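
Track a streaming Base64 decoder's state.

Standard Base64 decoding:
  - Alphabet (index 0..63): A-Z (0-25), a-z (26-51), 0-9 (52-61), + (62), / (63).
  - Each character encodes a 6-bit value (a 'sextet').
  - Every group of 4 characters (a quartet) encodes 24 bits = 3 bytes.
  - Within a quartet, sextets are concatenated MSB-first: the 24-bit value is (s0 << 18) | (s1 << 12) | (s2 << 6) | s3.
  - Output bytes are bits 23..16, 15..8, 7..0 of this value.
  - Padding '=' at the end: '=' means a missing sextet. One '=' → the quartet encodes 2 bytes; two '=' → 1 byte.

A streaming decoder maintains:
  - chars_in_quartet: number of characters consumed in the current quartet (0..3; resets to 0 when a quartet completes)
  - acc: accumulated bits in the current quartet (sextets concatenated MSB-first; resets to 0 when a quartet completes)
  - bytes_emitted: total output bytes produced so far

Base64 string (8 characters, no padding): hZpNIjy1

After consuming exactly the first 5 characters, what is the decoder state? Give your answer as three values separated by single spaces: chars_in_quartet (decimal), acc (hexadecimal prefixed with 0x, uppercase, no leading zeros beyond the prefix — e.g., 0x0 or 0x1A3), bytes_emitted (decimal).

Answer: 1 0x8 3

Derivation:
After char 0 ('h'=33): chars_in_quartet=1 acc=0x21 bytes_emitted=0
After char 1 ('Z'=25): chars_in_quartet=2 acc=0x859 bytes_emitted=0
After char 2 ('p'=41): chars_in_quartet=3 acc=0x21669 bytes_emitted=0
After char 3 ('N'=13): chars_in_quartet=4 acc=0x859A4D -> emit 85 9A 4D, reset; bytes_emitted=3
After char 4 ('I'=8): chars_in_quartet=1 acc=0x8 bytes_emitted=3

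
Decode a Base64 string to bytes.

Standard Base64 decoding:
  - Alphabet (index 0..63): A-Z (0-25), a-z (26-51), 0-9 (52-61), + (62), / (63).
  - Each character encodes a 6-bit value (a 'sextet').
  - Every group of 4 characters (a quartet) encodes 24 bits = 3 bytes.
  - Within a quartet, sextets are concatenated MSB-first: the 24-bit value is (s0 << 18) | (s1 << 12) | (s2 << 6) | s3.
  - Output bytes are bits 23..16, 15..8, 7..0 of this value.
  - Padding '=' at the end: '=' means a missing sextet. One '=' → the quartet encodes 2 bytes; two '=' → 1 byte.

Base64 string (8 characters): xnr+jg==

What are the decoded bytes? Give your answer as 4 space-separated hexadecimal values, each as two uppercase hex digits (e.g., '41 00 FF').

After char 0 ('x'=49): chars_in_quartet=1 acc=0x31 bytes_emitted=0
After char 1 ('n'=39): chars_in_quartet=2 acc=0xC67 bytes_emitted=0
After char 2 ('r'=43): chars_in_quartet=3 acc=0x319EB bytes_emitted=0
After char 3 ('+'=62): chars_in_quartet=4 acc=0xC67AFE -> emit C6 7A FE, reset; bytes_emitted=3
After char 4 ('j'=35): chars_in_quartet=1 acc=0x23 bytes_emitted=3
After char 5 ('g'=32): chars_in_quartet=2 acc=0x8E0 bytes_emitted=3
Padding '==': partial quartet acc=0x8E0 -> emit 8E; bytes_emitted=4

Answer: C6 7A FE 8E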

══════════

TASK DETAILS
Please go through the material and return each line where the word "streaming" appears.

RESPONSE FOR THIS EXERCISE
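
Track a streaming Base64 decoder's state.
A streaming decoder maintains: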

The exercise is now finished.